------ Data listing ------

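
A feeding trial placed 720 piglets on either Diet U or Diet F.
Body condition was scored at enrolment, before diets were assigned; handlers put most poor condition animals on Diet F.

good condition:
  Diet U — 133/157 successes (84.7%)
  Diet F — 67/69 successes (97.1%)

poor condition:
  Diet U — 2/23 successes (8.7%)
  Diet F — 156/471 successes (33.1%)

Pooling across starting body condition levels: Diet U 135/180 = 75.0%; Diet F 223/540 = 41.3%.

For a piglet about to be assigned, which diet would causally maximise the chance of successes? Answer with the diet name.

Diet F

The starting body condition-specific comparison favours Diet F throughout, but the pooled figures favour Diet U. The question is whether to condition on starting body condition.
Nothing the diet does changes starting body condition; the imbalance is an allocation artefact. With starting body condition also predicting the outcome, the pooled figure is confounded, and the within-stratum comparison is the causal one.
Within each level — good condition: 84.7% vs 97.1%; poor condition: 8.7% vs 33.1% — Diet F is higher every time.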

------

**What you should do:**
Each record is to be given again in full, exactly as it reads.

**Result below:**
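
A feeding trial placed 720 piglets on either Diet U or Diet F.
Body condition was scored at enrolment, before diets were assigned; handlers put most poor condition animals on Diet F.

good condition:
  Diet U — 133/157 successes (84.7%)
  Diet F — 67/69 successes (97.1%)

poor condition:
  Diet U — 2/23 successes (8.7%)
  Diet F — 156/471 successes (33.1%)

Pooling across starting body condition levels: Diet U 135/180 = 75.0%; Diet F 223/540 = 41.3%.

For a piglet about to be assigned, which diet would causally maximise the chance of successes? Answer with the diet name.

Diet F

The starting body condition-specific comparison favours Diet F throughout, but the pooled figures favour Diet U. The question is whether to condition on starting body condition.
Nothing the diet does changes starting body condition; the imbalance is an allocation artefact. With starting body condition also predicting the outcome, the pooled figure is confounded, and the within-stratum comparison is the causal one.
Within each level — good condition: 84.7% vs 97.1%; poor condition: 8.7% vs 33.1% — Diet F is higher every time.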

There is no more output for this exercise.